"""

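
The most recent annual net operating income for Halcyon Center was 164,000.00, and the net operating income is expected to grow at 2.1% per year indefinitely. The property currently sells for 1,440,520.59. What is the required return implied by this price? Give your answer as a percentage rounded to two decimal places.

13.72%

D₁ = 164,000.00 × 1.021 = 167,444.0000
P = D₁/(r − g) ⇒ r = D₁/P + g = 167,444.0000/1,440,520.59 + 0.021 = 0.116239 + 0.021 = 0.137239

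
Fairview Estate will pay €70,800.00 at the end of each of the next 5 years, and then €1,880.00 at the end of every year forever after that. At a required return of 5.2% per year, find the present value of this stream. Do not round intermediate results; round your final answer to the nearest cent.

€332898.89

PV of 5-year annuity: €70,800.00 × [1 − (1+0.052)^−5] / 0.052 = 304839.65976
Perpetuity value at year 5: €1,880.00 / 0.052 = 36153.84615
PV of perpetuity: 36153.84615 / (1+0.052)^5 = 28059.23372
Total PV = 304839.65976 + 28059.23372 = 332898.89348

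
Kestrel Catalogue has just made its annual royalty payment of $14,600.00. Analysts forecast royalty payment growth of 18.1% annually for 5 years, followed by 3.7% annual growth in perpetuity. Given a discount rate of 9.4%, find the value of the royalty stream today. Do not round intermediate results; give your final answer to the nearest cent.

D_1 = 17242.60000
D_2 = 20363.51060
D_3 = 24049.30602
D_4 = 28402.23041
D_5 = 33543.03411
Terminal value at year 5: TV = D_5×(1+g_2)/(r−g_2) = 34784.12637/0.057 = 610247.83112
P_0 = D_1/(1+r)^1 + D_2/(1+r)^2 + D_3/(1+r)^3 + D_4/(1+r)^4 + D_5/(1+r)^5 + TV/(1+r)^5
    = 15761.06033 + 17014.45361 + 18367.52259 + 19828.19395 + 21405.02473 + 389421.23933 = 481797.49453

$481797.49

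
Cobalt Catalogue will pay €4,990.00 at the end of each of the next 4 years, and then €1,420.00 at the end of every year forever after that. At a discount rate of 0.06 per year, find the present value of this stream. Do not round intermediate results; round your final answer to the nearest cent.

€36037.09

PV of 4-year annuity: €4,990.00 × [1 − (1+0.06)^−4] / 0.06 = 17290.87701
Perpetuity value at year 4: €1,420.00 / 0.06 = 23666.66667
PV of perpetuity: 23666.66667 / (1+0.06)^4 = 18746.21670
Total PV = 17290.87701 + 18746.21670 = 36037.09370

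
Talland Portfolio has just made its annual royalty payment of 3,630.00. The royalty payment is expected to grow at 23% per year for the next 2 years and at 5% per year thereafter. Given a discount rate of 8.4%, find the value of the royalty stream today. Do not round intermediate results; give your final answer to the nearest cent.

D_1 = 4464.90000
D_2 = 5491.82700
Terminal value at year 2: TV = D_2×(1+g_2)/(r−g_2) = 5766.41835/0.034 = 169600.53971
P_0 = D_1/(1+r)^1 + D_2/(1+r)^2 + TV/(1+r)^2
    = 4118.91144 + 4673.67257 + 144334.00596 = 153126.58997

153126.59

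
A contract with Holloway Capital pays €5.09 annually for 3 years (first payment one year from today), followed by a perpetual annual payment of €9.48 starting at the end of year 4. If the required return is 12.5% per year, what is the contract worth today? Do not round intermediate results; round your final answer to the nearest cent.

€65.39

PV of 3-year annuity: €5.09 × [1 − (1+0.125)^−3] / 0.125 = 12.12104
Perpetuity value at year 3: €9.48 / 0.125 = 75.84000
PV of perpetuity: 75.84000 / (1+0.125)^3 = 53.26486
Total PV = 12.12104 + 53.26486 = 65.38590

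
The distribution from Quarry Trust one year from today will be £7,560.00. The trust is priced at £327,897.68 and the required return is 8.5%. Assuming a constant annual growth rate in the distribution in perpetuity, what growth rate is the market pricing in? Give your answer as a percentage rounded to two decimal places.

6.19%

P = D₁/(r−g) ⇒ g = r − D₁/P = 0.085 − £7,560.00/£327,897.68 = 0.061944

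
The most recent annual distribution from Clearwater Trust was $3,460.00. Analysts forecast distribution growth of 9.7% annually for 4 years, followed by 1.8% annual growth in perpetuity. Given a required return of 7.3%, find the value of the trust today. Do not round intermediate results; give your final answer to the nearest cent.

$84597.69

D_1 = 3795.62000
D_2 = 4163.79514
D_3 = 4567.68327
D_4 = 5010.74855
Terminal value at year 4: TV = D_4×(1+g_2)/(r−g_2) = 5100.94202/0.055 = 92744.40035
P_0 = D_1/(1+r)^1 + D_2/(1+r)^2 + D_3/(1+r)^3 + D_4/(1+r)^4 + TV/(1+r)^4
    = 3537.39049 + 3616.51200 + 3697.40322 + 3780.10376 + 69966.28419 = 84597.69366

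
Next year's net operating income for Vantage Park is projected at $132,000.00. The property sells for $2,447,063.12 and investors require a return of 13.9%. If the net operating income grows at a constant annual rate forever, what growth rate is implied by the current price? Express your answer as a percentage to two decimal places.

P = D₁/(r−g) ⇒ g = r − D₁/P = 0.139 − $132,000.00/$2,447,063.12 = 0.085058

8.51%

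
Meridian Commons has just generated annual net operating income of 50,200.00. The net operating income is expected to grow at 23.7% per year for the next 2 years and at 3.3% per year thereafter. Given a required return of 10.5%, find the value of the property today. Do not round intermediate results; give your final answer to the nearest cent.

1021687.99

D_1 = 62097.40000
D_2 = 76814.48380
Terminal value at year 2: TV = D_2×(1+g_2)/(r−g_2) = 79349.36177/0.072 = 1102074.46896
P_0 = D_1/(1+r)^1 + D_2/(1+r)^2 + TV/(1+r)^2
    = 56196.74208 + 62909.83706 + 902581.41231 = 1021687.99145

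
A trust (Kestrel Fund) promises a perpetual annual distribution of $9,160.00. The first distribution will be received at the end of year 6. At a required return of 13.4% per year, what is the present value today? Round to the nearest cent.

$36452.34

Value at end of year 5: C / r = $9,160.00 / 0.134 = $68,358.2090
Discount to today: PV = $68,358.2090 / (1 + 0.134)^5 = $68,358.2090 / 1.875276 = $36,452.34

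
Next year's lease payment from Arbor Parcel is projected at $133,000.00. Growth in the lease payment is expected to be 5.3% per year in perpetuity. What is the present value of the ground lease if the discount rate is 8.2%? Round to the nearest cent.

$4586206.90

Growing perpetuity: P = D₁ / (r − g) = $133,000.0000 / (0.082 − 0.053) = $4,586,206.90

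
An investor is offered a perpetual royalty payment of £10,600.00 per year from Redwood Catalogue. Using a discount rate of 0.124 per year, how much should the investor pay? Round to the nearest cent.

Level perpetuity: PV = C / r = £10,600.00 / 0.124 = £85,483.87

£85483.87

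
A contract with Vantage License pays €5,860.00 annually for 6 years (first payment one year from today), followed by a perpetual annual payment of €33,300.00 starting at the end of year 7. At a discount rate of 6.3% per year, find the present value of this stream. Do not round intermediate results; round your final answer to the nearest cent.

PV of 6-year annuity: €5,860.00 × [1 − (1+0.063)^−6] / 0.063 = 28545.90134
Perpetuity value at year 6: €33,300.00 / 0.063 = 528571.42857
PV of perpetuity: 528571.42857 / (1+0.063)^6 = 366356.66500
Total PV = 28545.90134 + 366356.66500 = 394902.56634

€394902.57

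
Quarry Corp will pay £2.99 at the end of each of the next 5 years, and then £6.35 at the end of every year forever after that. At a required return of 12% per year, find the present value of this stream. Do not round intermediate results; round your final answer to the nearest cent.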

"""

What to produce — Word for word, repeat each entry from the listing above.

Answer box —
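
The most recent annual net operating income for Halcyon Center was 164,000.00, and the net operating income is expected to grow at 2.1% per year indefinitely. The property currently sells for 1,440,520.59. What is the required return implied by this price? Give your answer as a percentage rounded to two decimal places.

13.72%

D₁ = 164,000.00 × 1.021 = 167,444.0000
P = D₁/(r − g) ⇒ r = D₁/P + g = 167,444.0000/1,440,520.59 + 0.021 = 0.116239 + 0.021 = 0.137239

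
Fairview Estate will pay €70,800.00 at the end of each of the next 5 years, and then €1,880.00 at the end of every year forever after that. At a required return of 5.2% per year, find the present value of this stream. Do not round intermediate results; round your final answer to the nearest cent.

€332898.89

PV of 5-year annuity: €70,800.00 × [1 − (1+0.052)^−5] / 0.052 = 304839.65976
Perpetuity value at year 5: €1,880.00 / 0.052 = 36153.84615
PV of perpetuity: 36153.84615 / (1+0.052)^5 = 28059.23372
Total PV = 304839.65976 + 28059.23372 = 332898.89348

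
Kestrel Catalogue has just made its annual royalty payment of $14,600.00. Analysts forecast royalty payment growth of 18.1% annually for 5 years, followed by 3.7% annual growth in perpetuity. Given a discount rate of 9.4%, find the value of the royalty stream today. Do not round intermediate results; give your final answer to the nearest cent.

D_1 = 17242.60000
D_2 = 20363.51060
D_3 = 24049.30602
D_4 = 28402.23041
D_5 = 33543.03411
Terminal value at year 5: TV = D_5×(1+g_2)/(r−g_2) = 34784.12637/0.057 = 610247.83112
P_0 = D_1/(1+r)^1 + D_2/(1+r)^2 + D_3/(1+r)^3 + D_4/(1+r)^4 + D_5/(1+r)^5 + TV/(1+r)^5
    = 15761.06033 + 17014.45361 + 18367.52259 + 19828.19395 + 21405.02473 + 389421.23933 = 481797.49453

$481797.49

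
Cobalt Catalogue will pay €4,990.00 at the end of each of the next 4 years, and then €1,420.00 at the end of every year forever after that. At a discount rate of 0.06 per year, find the present value of this stream. Do not round intermediate results; round your final answer to the nearest cent.

€36037.09

PV of 4-year annuity: €4,990.00 × [1 − (1+0.06)^−4] / 0.06 = 17290.87701
Perpetuity value at year 4: €1,420.00 / 0.06 = 23666.66667
PV of perpetuity: 23666.66667 / (1+0.06)^4 = 18746.21670
Total PV = 17290.87701 + 18746.21670 = 36037.09370

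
Talland Portfolio has just made its annual royalty payment of 3,630.00. The royalty payment is expected to grow at 23% per year for the next 2 years and at 5% per year thereafter. Given a discount rate of 8.4%, find the value of the royalty stream today. Do not round intermediate results; give your final answer to the nearest cent.

D_1 = 4464.90000
D_2 = 5491.82700
Terminal value at year 2: TV = D_2×(1+g_2)/(r−g_2) = 5766.41835/0.034 = 169600.53971
P_0 = D_1/(1+r)^1 + D_2/(1+r)^2 + TV/(1+r)^2
    = 4118.91144 + 4673.67257 + 144334.00596 = 153126.58997

153126.59

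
A contract with Holloway Capital pays €5.09 annually for 3 years (first payment one year from today), followed by a perpetual annual payment of €9.48 starting at the end of year 4. If the required return is 12.5% per year, what is the contract worth today? Do not round intermediate results; round your final answer to the nearest cent.

€65.39

PV of 3-year annuity: €5.09 × [1 − (1+0.125)^−3] / 0.125 = 12.12104
Perpetuity value at year 3: €9.48 / 0.125 = 75.84000
PV of perpetuity: 75.84000 / (1+0.125)^3 = 53.26486
Total PV = 12.12104 + 53.26486 = 65.38590

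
The distribution from Quarry Trust one year from today will be £7,560.00. The trust is priced at £327,897.68 and the required return is 8.5%. Assuming a constant annual growth rate in the distribution in perpetuity, what growth rate is the market pricing in? Give your answer as a percentage rounded to two decimal places.

6.19%

P = D₁/(r−g) ⇒ g = r − D₁/P = 0.085 − £7,560.00/£327,897.68 = 0.061944

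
The most recent annual distribution from Clearwater Trust was $3,460.00. Analysts forecast distribution growth of 9.7% annually for 4 years, followed by 1.8% annual growth in perpetuity. Given a required return of 7.3%, find the value of the trust today. Do not round intermediate results; give your final answer to the nearest cent.

$84597.69

D_1 = 3795.62000
D_2 = 4163.79514
D_3 = 4567.68327
D_4 = 5010.74855
Terminal value at year 4: TV = D_4×(1+g_2)/(r−g_2) = 5100.94202/0.055 = 92744.40035
P_0 = D_1/(1+r)^1 + D_2/(1+r)^2 + D_3/(1+r)^3 + D_4/(1+r)^4 + TV/(1+r)^4
    = 3537.39049 + 3616.51200 + 3697.40322 + 3780.10376 + 69966.28419 = 84597.69366

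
Next year's net operating income for Vantage Park is projected at $132,000.00. The property sells for $2,447,063.12 and investors require a return of 13.9%. If the net operating income grows at a constant annual rate forever, what growth rate is implied by the current price? Express your answer as a percentage to two decimal places.

P = D₁/(r−g) ⇒ g = r − D₁/P = 0.139 − $132,000.00/$2,447,063.12 = 0.085058

8.51%

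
Meridian Commons has just generated annual net operating income of 50,200.00. The net operating income is expected to grow at 23.7% per year for the next 2 years and at 3.3% per year thereafter. Given a required return of 10.5%, find the value of the property today. Do not round intermediate results; give your final answer to the nearest cent.

1021687.99

D_1 = 62097.40000
D_2 = 76814.48380
Terminal value at year 2: TV = D_2×(1+g_2)/(r−g_2) = 79349.36177/0.072 = 1102074.46896
P_0 = D_1/(1+r)^1 + D_2/(1+r)^2 + TV/(1+r)^2
    = 56196.74208 + 62909.83706 + 902581.41231 = 1021687.99145

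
A trust (Kestrel Fund) promises a perpetual annual distribution of $9,160.00. The first distribution will be received at the end of year 6. At a required return of 13.4% per year, what is the present value today? Round to the nearest cent.

$36452.34

Value at end of year 5: C / r = $9,160.00 / 0.134 = $68,358.2090
Discount to today: PV = $68,358.2090 / (1 + 0.134)^5 = $68,358.2090 / 1.875276 = $36,452.34

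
Next year's lease payment from Arbor Parcel is projected at $133,000.00. Growth in the lease payment is expected to be 5.3% per year in perpetuity. What is the present value of the ground lease if the discount rate is 8.2%? Round to the nearest cent.

$4586206.90

Growing perpetuity: P = D₁ / (r − g) = $133,000.0000 / (0.082 − 0.053) = $4,586,206.90

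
An investor is offered a perpetual royalty payment of £10,600.00 per year from Redwood Catalogue. Using a discount rate of 0.124 per year, how much should the investor pay? Round to the nearest cent.

Level perpetuity: PV = C / r = £10,600.00 / 0.124 = £85,483.87

£85483.87

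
A contract with Vantage License pays €5,860.00 annually for 6 years (first payment one year from today), followed by a perpetual annual payment of €33,300.00 starting at the end of year 7. At a discount rate of 6.3% per year, find the present value of this stream. Do not round intermediate results; round your final answer to the nearest cent.

PV of 6-year annuity: €5,860.00 × [1 − (1+0.063)^−6] / 0.063 = 28545.90134
Perpetuity value at year 6: €33,300.00 / 0.063 = 528571.42857
PV of perpetuity: 528571.42857 / (1+0.063)^6 = 366356.66500
Total PV = 28545.90134 + 366356.66500 = 394902.56634

€394902.57

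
Quarry Corp will pay £2.99 at the end of each of the next 5 years, and then £6.35 at the end of every year forever after that. At a required return of 12% per year, find the present value of this stream. Do not round intermediate results; round your final answer to the nearest cent.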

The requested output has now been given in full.